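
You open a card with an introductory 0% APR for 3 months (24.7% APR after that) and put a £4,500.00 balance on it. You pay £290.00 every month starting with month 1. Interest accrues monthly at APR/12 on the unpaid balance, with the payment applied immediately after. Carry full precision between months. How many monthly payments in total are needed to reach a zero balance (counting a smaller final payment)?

Promo months 1–3 at r₀ = 0%/12 = 0; months 4+ at r₁ = 24.7%/12 = 0.0205833.
After month 3 (no interest yet): B = £4,500.00 − 3·£290.00 = £3,630.00.
Then at r₁ with £290.00/mo: n₂ = −ln(1 − r₁·B/P)/ln(1+r₁) ≈ 14.62 → 15 more payments.

18 payments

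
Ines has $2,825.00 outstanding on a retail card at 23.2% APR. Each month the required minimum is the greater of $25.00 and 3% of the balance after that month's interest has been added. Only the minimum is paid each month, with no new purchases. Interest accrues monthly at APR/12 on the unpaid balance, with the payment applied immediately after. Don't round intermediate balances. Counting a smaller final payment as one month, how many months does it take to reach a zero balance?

162 months

Monthly rate r = 23.2%/12 = 1.93333% = 0.0193333.
While 3% of the post-interest balance exceeds $25.00, each month B ← (B·(1+r))·(1 − 0.03), i.e. B shrinks by the factor (1+r)·0.97 = 0.98875.
This holds for months 1–110. Entering month 111 the balance is $814.13; 3% of the post-interest balance is now below $25.00, so the flat $25.00 minimum applies from here.
From month 111 a fixed $25.00 at rate r clears $814.13 in 52 more payments. Total: 110 + 52 = 162 months.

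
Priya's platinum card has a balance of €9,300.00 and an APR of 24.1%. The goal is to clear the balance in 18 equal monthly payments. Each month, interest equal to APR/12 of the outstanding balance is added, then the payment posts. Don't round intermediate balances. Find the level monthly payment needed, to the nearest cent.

Monthly rate r = 24.1%/12 = 2.00833% = 0.0200833.
Level-payment amortization: P = B₀·r / (1 − (1+r)^(−n)) = 9300.00·0.0200833 / (1 − 1.02008^(−18)).
Denominator 1 − (1+r)^(−18) = 0.300869472.
P = 186.775 / 0.300869472 ≈ 620.78.

€620.78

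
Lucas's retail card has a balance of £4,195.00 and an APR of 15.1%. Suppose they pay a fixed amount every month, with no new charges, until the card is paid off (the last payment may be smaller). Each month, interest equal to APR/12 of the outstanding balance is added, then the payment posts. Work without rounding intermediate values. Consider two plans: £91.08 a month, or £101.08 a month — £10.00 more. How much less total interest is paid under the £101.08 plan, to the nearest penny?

£340.58

Monthly rate r = 15.1%/12 = 1.25833% = 0.0125833.
At £91.08/mo: n = ⌈−ln(1 − rB₀/P)/ln(1+r)⌉ = 70 payments (last £26.63); total interest = total paid − £4,195.00 = £2,116.15.
At £101.08/mo: 60 payments (last £6.85); total interest £1,775.57.
Interest saved = £2,116.15 − £1,775.57 = £340.58.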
_ _ _ _ _
• _PROBLEM DETAILS_: Would you copy the data exactly as shown above?

• _RESULT OF THE EXERCISE_:
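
You open a card with an introductory 0% APR for 3 months (24.7% APR after that) and put a £4,500.00 balance on it. You pay £290.00 every month starting with month 1. Interest accrues monthly at APR/12 on the unpaid balance, with the payment applied immediately after. Carry full precision between months. How many monthly payments in total are needed to reach a zero balance (counting a smaller final payment)?

Promo months 1–3 at r₀ = 0%/12 = 0; months 4+ at r₁ = 24.7%/12 = 0.0205833.
After month 3 (no interest yet): B = £4,500.00 − 3·£290.00 = £3,630.00.
Then at r₁ with £290.00/mo: n₂ = −ln(1 − r₁·B/P)/ln(1+r₁) ≈ 14.62 → 15 more payments.

18 payments

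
Ines has $2,825.00 outstanding on a retail card at 23.2% APR. Each month the required minimum is the greater of $25.00 and 3% of the balance after that month's interest has been added. Only the minimum is paid each month, with no new purchases. Interest accrues monthly at APR/12 on the unpaid balance, with the payment applied immediately after. Don't round intermediate balances. Counting a smaller final payment as one month, how many months does it take to reach a zero balance?

162 months

Monthly rate r = 23.2%/12 = 1.93333% = 0.0193333.
While 3% of the post-interest balance exceeds $25.00, each month B ← (B·(1+r))·(1 − 0.03), i.e. B shrinks by the factor (1+r)·0.97 = 0.98875.
This holds for months 1–110. Entering month 111 the balance is $814.13; 3% of the post-interest balance is now below $25.00, so the flat $25.00 minimum applies from here.
From month 111 a fixed $25.00 at rate r clears $814.13 in 52 more payments. Total: 110 + 52 = 162 months.

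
Priya's platinum card has a balance of €9,300.00 and an APR of 24.1%. The goal is to clear the balance in 18 equal monthly payments. Each month, interest equal to APR/12 of the outstanding balance is added, then the payment posts. Don't round intermediate balances. Find the level monthly payment needed, to the nearest cent.

Monthly rate r = 24.1%/12 = 2.00833% = 0.0200833.
Level-payment amortization: P = B₀·r / (1 − (1+r)^(−n)) = 9300.00·0.0200833 / (1 − 1.02008^(−18)).
Denominator 1 − (1+r)^(−18) = 0.300869472.
P = 186.775 / 0.300869472 ≈ 620.78.

€620.78

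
Lucas's retail card has a balance of £4,195.00 and an APR of 15.1%. Suppose they pay a fixed amount every month, with no new charges, until the card is paid off (the last payment may be smaller). Each month, interest equal to APR/12 of the outstanding balance is added, then the payment posts. Work without rounding intermediate values. Consider two plans: £91.08 a month, or £101.08 a month — £10.00 more. How much less total interest is paid under the £101.08 plan, to the nearest penny?

£340.58

Monthly rate r = 15.1%/12 = 1.25833% = 0.0125833.
At £91.08/mo: n = ⌈−ln(1 − rB₀/P)/ln(1+r)⌉ = 70 payments (last £26.63); total interest = total paid − £4,195.00 = £2,116.15.
At £101.08/mo: 60 payments (last £6.85); total interest £1,775.57.
Interest saved = £2,116.15 − £1,775.57 = £340.58.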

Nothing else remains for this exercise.